Assigned task:
Copy each line of the entries that includes the word "Calling".

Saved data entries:
────────────────────────────────────────

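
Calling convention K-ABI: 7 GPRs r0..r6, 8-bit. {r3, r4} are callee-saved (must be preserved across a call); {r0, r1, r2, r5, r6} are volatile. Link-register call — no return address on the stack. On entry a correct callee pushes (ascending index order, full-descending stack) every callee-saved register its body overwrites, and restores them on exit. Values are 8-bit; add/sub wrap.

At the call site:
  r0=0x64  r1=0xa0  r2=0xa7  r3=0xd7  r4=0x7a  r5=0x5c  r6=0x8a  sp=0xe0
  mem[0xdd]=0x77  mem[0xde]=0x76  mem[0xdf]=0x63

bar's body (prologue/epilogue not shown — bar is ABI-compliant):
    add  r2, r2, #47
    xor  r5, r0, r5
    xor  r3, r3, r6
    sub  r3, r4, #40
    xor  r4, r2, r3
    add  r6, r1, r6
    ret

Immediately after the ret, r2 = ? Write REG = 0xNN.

REG = 0xd6

prologue: push r3 -> mem[0xdf]=0xd7, sp=0xdf
prologue: push r4 -> mem[0xde]=0x7a, sp=0xde
body[0] add  r2, r2, #47 -> r2=0xd6
body[1] xor  r5, r0, r5 -> r5=0x38
body[2] xor  r3, r3, r6 -> r3=0x5d
body[3] sub  r3, r4, #40 -> r3=0x52
body[4] xor  r4, r2, r3 -> r4=0x84
body[5] add  r6, r1, r6 -> r6=0x2a
epilogue: pop r4=0x7a, sp=0xdf
epilogue: pop r3=0xd7, sp=0xe0
r2 is caller-saved -> body value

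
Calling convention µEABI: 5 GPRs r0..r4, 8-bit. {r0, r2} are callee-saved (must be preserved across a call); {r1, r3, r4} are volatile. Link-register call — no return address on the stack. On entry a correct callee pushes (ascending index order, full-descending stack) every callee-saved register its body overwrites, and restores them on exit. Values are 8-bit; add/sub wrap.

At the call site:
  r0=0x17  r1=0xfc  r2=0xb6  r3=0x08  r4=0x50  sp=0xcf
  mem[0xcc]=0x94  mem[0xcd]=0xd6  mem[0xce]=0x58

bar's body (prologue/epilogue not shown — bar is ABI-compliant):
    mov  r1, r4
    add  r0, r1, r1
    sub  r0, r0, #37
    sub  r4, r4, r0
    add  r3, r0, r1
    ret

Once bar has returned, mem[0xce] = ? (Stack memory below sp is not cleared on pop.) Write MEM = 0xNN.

MEM = 0x17

prologue: push r0 -> mem[0xce]=0x17, sp=0xce
body[0] mov  r1, r4 -> r1=0x50
body[1] add  r0, r1, r1 -> r0=0xa0
body[2] sub  r0, r0, #37 -> r0=0x7b
body[3] sub  r4, r4, r0 -> r4=0xd5
body[4] add  r3, r0, r1 -> r3=0xcb
epilogue: pop r0=0x17, sp=0xcf
prologue pushed ['r0'] at ['0xce']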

────────────────────────────────────────

Answer:
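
Calling convention K-ABI: 7 GPRs r0..r6, 8-bit. {r3, r4} are callee-saved (must be preserved across a call); {r0, r1, r2, r5, r6} are volatile. Link-register call — no return address on the stack. On entry a correct callee pushes (ascending index order, full-descending stack) every callee-saved register its body overwrites, and restores them on exit. Values are 8-bit; add/sub wrap.
Calling convention µEABI: 5 GPRs r0..r4, 8-bit. {r0, r2} are callee-saved (must be preserved across a call); {r1, r3, r4} are volatile. Link-register call — no return address on the stack. On entry a correct callee pushes (ascending index order, full-descending stack) every callee-saved register its body overwrites, and restores them on exit. Values are 8-bit; add/sub wrap.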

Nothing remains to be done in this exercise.